Data under study |
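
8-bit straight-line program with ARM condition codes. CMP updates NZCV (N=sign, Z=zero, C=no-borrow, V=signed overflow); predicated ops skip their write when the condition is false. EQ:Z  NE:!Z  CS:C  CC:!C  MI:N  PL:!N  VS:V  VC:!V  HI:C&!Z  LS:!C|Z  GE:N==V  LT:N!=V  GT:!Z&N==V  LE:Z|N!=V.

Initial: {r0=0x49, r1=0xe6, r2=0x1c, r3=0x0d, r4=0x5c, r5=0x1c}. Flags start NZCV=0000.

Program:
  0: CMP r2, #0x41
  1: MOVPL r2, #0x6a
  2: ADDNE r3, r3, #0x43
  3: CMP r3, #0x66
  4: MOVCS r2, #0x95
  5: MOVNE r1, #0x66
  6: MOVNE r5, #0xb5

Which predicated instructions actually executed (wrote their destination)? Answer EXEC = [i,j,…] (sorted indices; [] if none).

EXEC = [2,5,6]

[0] flags=1000 → (cmp)
[1] flags=1000 PL?F → skip
[2] flags=1000 NE?T → r3=0x50
[3] flags=1000 → (cmp)
[4] flags=1000 CS?F → skip
[5] flags=1000 NE?T → r1=0x66
[6] flags=1000 NE?T → r5=0xb5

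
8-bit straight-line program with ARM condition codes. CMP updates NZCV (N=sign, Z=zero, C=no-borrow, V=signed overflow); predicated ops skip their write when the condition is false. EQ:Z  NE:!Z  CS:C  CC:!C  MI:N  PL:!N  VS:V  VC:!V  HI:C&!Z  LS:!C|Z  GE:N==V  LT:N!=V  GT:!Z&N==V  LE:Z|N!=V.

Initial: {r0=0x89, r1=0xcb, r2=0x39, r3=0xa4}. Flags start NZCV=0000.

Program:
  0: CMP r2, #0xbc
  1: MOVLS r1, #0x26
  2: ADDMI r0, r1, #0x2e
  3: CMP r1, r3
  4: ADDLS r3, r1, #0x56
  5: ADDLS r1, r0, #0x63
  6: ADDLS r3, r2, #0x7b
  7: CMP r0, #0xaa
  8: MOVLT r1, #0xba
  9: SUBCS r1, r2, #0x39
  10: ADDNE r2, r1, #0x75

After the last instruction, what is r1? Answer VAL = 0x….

0: ✓ CMP  NZCV=0000
1: ✓ MOVLS  r1←0x26
2: · ADDMI
3: ✓ CMP  NZCV=1001
4: ✓ ADDLS  r3←0x7c
5: ✓ ADDLS  r1←0xec
6: ✓ ADDLS  r3←0xb4
7: ✓ CMP  NZCV=1000
8: ✓ MOVLT  r1←0xba
9: · SUBCS
10: ✓ ADDNE  r2←0x2f

VAL = 0xba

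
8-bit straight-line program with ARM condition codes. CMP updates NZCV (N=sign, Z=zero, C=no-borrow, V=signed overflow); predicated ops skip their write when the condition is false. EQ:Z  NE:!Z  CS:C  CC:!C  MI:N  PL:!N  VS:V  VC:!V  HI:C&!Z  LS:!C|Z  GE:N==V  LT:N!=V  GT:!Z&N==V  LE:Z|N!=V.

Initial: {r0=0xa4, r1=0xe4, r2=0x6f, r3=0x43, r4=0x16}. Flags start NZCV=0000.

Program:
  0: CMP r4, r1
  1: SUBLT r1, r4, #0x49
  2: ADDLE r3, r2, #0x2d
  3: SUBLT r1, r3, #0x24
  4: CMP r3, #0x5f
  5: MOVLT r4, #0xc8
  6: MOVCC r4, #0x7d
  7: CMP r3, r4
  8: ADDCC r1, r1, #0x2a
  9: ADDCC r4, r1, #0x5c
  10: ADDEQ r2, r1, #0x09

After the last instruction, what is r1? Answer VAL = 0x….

VAL = 0x0e

0: ✓ CMP  NZCV=0000
1: · SUBLT
2: · ADDLE
3: · SUBLT
4: ✓ CMP  NZCV=1000
5: ✓ MOVLT  r4←0xc8
6: ✓ MOVCC  r4←0x7d
7: ✓ CMP  NZCV=1000
8: ✓ ADDCC  r1←0x0e
9: ✓ ADDCC  r4←0x6a
10: · ADDEQ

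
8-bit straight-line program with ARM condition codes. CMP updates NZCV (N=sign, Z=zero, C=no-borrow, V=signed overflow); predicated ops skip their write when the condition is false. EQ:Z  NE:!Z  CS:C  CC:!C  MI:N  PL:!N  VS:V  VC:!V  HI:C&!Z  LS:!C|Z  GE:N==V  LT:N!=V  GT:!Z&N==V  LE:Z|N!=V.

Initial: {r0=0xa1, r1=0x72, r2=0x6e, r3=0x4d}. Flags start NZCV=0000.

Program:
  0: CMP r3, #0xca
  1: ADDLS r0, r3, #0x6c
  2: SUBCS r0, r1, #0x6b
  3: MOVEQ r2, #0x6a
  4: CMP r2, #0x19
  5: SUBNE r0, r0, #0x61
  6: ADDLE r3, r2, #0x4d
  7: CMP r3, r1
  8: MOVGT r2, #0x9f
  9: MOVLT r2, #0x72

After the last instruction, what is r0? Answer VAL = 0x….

VAL = 0x58

0: ✓ CMP  NZCV=1001
1: ✓ ADDLS  r0←0xb9
2: · SUBCS
3: · MOVEQ
4: ✓ CMP  NZCV=0010
5: ✓ SUBNE  r0←0x58
6: · ADDLE
7: ✓ CMP  NZCV=1000
8: · MOVGT
9: ✓ MOVLT  r2←0x72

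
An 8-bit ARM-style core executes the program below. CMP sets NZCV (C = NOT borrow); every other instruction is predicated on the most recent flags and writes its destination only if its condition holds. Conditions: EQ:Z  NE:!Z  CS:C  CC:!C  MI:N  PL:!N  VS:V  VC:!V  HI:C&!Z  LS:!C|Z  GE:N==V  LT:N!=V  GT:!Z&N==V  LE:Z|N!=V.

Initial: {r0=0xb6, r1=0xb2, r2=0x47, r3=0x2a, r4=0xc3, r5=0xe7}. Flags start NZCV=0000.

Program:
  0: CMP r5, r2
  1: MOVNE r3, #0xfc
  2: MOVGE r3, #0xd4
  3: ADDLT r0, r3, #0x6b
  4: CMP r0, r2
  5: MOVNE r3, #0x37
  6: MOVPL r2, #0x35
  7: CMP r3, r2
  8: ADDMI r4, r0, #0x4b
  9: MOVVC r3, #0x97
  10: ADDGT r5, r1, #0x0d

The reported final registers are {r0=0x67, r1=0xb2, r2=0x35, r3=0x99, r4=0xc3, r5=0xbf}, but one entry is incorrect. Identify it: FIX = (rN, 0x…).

FIX = (r3, 0x97)

[0] flags=1010 → (cmp)
[1] flags=1010 NE?T → r3=0xfc
[2] flags=1010 GE?F → skip
[3] flags=1010 LT?T → r0=0x67
[4] flags=0010 → (cmp)
[5] flags=0010 NE?T → r3=0x37
[6] flags=0010 PL?T → r2=0x35
[7] flags=0010 → (cmp)
[8] flags=0010 MI?F → skip
[9] flags=0010 VC?T → r3=0x97
[10] flags=0010 GT?T → r5=0xbf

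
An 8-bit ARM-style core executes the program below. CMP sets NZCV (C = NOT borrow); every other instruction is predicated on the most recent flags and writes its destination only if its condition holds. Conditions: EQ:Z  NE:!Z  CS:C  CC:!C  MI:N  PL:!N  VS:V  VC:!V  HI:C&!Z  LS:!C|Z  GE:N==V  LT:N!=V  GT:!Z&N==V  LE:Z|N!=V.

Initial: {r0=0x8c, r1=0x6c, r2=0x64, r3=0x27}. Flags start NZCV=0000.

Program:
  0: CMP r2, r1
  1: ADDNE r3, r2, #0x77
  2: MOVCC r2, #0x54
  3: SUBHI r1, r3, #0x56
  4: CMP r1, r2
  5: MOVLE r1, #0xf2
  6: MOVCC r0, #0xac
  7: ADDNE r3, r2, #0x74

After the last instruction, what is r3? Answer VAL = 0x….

0: ✓ CMP  NZCV=1000
1: ✓ ADDNE  r3←0xdb
2: ✓ MOVCC  r2←0x54
3: · SUBHI
4: ✓ CMP  NZCV=0010
5: · MOVLE
6: · MOVCC
7: ✓ ADDNE  r3←0xc8

VAL = 0xc8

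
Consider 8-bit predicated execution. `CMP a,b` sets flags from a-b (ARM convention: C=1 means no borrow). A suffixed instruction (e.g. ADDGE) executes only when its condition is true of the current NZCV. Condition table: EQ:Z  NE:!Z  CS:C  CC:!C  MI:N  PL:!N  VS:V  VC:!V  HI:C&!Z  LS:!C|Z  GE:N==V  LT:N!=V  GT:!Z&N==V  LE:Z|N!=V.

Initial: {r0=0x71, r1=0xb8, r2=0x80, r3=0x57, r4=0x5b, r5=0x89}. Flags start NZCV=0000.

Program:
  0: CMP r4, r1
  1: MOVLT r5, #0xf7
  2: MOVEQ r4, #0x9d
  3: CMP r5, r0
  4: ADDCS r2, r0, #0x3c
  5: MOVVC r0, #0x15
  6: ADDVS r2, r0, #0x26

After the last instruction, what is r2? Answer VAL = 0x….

VAL = 0x97

[0] flags=1001 → (cmp)
[1] flags=1001 LT?F → skip
[2] flags=1001 EQ?F → skip
[3] flags=0011 → (cmp)
[4] flags=0011 CS?T → r2=0xad
[5] flags=0011 VC?F → skip
[6] flags=0011 VS?T → r2=0x97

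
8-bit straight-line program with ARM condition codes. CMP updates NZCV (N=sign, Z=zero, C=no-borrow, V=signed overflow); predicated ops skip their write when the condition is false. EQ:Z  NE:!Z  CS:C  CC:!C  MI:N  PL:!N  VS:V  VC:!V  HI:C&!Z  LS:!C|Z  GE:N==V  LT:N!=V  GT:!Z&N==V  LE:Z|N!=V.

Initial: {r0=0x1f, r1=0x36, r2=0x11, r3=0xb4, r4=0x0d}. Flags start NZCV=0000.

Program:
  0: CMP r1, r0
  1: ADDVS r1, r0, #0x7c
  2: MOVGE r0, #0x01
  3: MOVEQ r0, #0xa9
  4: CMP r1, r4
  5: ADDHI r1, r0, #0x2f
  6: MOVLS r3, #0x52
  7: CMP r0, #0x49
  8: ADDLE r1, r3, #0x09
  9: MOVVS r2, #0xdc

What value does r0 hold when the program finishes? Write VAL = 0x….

0: ✓ CMP  NZCV=0010
1: · ADDVS
2: ✓ MOVGE  r0←0x01
3: · MOVEQ
4: ✓ CMP  NZCV=0010
5: ✓ ADDHI  r1←0x30
6: · MOVLS
7: ✓ CMP  NZCV=1000
8: ✓ ADDLE  r1←0xbd
9: · MOVVS

VAL = 0x01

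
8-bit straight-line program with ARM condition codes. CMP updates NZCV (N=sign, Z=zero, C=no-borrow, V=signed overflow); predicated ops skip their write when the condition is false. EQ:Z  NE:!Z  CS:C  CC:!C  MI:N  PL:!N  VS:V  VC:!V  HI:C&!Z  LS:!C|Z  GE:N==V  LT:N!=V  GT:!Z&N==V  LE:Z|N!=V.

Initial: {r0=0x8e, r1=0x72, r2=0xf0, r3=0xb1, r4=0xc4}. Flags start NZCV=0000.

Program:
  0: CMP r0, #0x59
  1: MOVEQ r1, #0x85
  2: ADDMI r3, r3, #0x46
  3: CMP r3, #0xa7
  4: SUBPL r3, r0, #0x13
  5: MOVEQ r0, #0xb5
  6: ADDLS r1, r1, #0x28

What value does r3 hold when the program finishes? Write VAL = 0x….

0: ✓ CMP  NZCV=0011
1: · MOVEQ
2: · ADDMI
3: ✓ CMP  NZCV=0010
4: ✓ SUBPL  r3←0x7b
5: · MOVEQ
6: · ADDLS

VAL = 0x7b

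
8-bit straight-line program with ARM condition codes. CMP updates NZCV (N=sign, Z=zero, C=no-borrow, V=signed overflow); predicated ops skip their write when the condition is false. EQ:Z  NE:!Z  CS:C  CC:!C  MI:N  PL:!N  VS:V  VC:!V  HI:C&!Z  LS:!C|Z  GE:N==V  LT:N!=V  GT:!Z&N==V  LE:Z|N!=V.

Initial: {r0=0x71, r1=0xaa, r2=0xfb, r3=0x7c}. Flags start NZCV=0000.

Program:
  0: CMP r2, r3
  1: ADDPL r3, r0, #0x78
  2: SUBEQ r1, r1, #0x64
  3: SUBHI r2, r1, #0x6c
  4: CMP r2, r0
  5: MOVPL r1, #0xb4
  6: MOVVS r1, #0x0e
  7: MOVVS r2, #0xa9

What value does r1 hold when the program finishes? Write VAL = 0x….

VAL = 0xaa

0: ✓ CMP  NZCV=0011
1: ✓ ADDPL  r3←0xe9
2: · SUBEQ
3: ✓ SUBHI  r2←0x3e
4: ✓ CMP  NZCV=1000
5: · MOVPL
6: · MOVVS
7: · MOVVS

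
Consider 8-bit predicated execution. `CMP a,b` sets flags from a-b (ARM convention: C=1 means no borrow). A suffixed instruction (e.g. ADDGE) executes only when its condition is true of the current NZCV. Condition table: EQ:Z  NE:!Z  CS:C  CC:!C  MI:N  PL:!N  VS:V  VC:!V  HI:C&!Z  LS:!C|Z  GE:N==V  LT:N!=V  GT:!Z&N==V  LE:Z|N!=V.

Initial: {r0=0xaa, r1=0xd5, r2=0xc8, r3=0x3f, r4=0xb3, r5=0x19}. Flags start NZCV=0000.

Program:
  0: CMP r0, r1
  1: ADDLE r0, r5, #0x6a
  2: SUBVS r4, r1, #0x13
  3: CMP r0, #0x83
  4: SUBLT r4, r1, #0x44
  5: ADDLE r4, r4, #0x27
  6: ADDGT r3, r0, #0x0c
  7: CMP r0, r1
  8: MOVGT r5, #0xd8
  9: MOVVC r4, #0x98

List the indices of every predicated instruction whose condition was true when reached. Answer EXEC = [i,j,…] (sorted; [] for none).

0: ✓ CMP  NZCV=1000
1: ✓ ADDLE  r0←0x83
2: · SUBVS
3: ✓ CMP  NZCV=0110
4: · SUBLT
5: ✓ ADDLE  r4←0xda
6: · ADDGT
7: ✓ CMP  NZCV=1000
8: · MOVGT
9: ✓ MOVVC  r4←0x98

EXEC = [1,5,9]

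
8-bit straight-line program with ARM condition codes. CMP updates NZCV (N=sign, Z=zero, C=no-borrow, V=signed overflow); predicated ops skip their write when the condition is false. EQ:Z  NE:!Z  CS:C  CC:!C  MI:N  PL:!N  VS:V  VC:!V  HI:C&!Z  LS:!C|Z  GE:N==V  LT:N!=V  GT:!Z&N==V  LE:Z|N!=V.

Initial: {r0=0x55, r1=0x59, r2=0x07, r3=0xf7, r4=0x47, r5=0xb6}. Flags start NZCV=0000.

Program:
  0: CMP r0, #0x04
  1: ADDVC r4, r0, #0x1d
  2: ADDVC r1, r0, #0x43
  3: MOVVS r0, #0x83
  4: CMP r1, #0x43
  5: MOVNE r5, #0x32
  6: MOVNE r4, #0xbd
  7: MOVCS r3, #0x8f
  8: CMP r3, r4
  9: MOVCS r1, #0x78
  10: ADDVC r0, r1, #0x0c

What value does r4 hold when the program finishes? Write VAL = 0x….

[0] flags=0010 → (cmp)
[1] flags=0010 VC?T → r4=0x72
[2] flags=0010 VC?T → r1=0x98
[3] flags=0010 VS?F → skip
[4] flags=0011 → (cmp)
[5] flags=0011 NE?T → r5=0x32
[6] flags=0011 NE?T → r4=0xbd
[7] flags=0011 CS?T → r3=0x8f
[8] flags=1000 → (cmp)
[9] flags=1000 CS?F → skip
[10] flags=1000 VC?T → r0=0xa4

VAL = 0xbd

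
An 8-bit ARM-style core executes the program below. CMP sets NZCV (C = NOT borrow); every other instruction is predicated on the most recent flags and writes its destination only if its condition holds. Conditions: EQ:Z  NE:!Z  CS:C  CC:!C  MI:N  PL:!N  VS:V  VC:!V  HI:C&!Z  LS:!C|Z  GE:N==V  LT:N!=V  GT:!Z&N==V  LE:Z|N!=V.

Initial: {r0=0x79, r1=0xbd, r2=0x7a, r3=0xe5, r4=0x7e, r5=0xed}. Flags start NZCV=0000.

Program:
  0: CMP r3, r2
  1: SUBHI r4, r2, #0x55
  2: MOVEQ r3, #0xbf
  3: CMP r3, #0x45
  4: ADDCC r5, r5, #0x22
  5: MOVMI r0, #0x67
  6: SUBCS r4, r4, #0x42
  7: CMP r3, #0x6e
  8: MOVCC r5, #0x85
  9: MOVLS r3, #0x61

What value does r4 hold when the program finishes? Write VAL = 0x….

VAL = 0xe3

0: ✓ CMP  NZCV=0011
1: ✓ SUBHI  r4←0x25
2: · MOVEQ
3: ✓ CMP  NZCV=1010
4: · ADDCC
5: ✓ MOVMI  r0←0x67
6: ✓ SUBCS  r4←0xe3
7: ✓ CMP  NZCV=0011
8: · MOVCC
9: · MOVLS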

Problem description |
Please report how many lines in the records contain the string "MOVCS", and write nothing besides that number.

Result below |
3